Provided data

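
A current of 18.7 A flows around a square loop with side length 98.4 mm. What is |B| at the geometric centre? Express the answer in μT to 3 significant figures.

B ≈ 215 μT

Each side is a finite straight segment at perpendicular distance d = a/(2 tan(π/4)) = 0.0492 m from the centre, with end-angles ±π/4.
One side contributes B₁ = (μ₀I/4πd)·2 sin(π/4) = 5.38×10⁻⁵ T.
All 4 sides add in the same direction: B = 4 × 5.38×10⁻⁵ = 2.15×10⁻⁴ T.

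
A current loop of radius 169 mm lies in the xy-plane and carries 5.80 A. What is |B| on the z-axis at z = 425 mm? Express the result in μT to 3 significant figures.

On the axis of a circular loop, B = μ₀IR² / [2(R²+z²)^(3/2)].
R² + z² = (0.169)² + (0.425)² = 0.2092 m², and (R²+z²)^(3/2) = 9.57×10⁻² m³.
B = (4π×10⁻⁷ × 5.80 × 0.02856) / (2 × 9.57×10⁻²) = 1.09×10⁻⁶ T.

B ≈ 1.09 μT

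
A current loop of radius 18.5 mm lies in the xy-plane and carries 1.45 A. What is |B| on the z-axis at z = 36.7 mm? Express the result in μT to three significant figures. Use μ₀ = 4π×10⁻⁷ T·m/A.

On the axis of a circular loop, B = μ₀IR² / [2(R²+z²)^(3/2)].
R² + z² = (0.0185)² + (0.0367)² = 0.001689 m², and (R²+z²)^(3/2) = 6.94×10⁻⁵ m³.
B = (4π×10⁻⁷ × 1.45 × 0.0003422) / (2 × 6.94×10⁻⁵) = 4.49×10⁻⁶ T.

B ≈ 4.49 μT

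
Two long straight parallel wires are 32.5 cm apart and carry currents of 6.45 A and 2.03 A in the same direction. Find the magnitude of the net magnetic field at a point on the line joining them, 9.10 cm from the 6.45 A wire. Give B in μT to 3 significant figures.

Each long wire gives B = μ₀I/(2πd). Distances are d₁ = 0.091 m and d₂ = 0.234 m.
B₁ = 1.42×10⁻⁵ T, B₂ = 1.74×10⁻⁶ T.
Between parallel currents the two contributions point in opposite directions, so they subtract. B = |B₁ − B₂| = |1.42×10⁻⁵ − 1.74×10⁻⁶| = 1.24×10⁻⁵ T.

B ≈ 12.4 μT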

==

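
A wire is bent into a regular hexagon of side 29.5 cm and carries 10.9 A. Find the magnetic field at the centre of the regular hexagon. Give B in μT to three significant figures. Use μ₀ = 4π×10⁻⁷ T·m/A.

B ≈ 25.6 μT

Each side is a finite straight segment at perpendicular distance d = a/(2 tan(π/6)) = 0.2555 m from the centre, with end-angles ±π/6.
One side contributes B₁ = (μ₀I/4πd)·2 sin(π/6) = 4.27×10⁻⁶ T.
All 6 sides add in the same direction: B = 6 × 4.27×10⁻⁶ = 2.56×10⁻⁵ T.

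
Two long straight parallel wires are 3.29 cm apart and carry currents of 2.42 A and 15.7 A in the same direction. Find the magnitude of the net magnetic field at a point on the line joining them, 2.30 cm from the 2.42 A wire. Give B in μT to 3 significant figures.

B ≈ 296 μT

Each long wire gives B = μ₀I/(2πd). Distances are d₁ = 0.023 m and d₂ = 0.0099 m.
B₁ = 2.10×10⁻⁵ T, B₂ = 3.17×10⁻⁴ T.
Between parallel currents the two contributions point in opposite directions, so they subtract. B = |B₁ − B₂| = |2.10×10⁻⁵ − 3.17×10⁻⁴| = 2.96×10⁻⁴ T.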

* * *

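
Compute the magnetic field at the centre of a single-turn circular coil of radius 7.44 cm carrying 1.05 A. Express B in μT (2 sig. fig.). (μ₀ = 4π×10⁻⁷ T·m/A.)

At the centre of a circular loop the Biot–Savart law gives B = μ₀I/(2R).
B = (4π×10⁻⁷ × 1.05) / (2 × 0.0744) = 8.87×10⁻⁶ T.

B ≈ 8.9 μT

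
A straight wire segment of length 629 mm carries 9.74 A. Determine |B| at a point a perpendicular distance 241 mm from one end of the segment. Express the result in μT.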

Assignment
Using only the listing above, restate exactly the lines from the line containing "Compute the magnetic" through the line containing "A straight wire", both included.

Response box
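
Compute the magnetic field at the centre of a single-turn circular coil of radius 7.44 cm carrying 1.05 A. Express B in μT (2 sig. fig.). (μ₀ = 4π×10⁻⁷ T·m/A.)

At the centre of a circular loop the Biot–Savart law gives B = μ₀I/(2R).
B = (4π×10⁻⁷ × 1.05) / (2 × 0.0744) = 8.87×10⁻⁶ T.

B ≈ 8.9 μT

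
A straight wire segment of length 629 mm carries 9.74 A. Determine |B| at a point a perpendicular distance 241 mm from one end of the segment. Express the result in μT.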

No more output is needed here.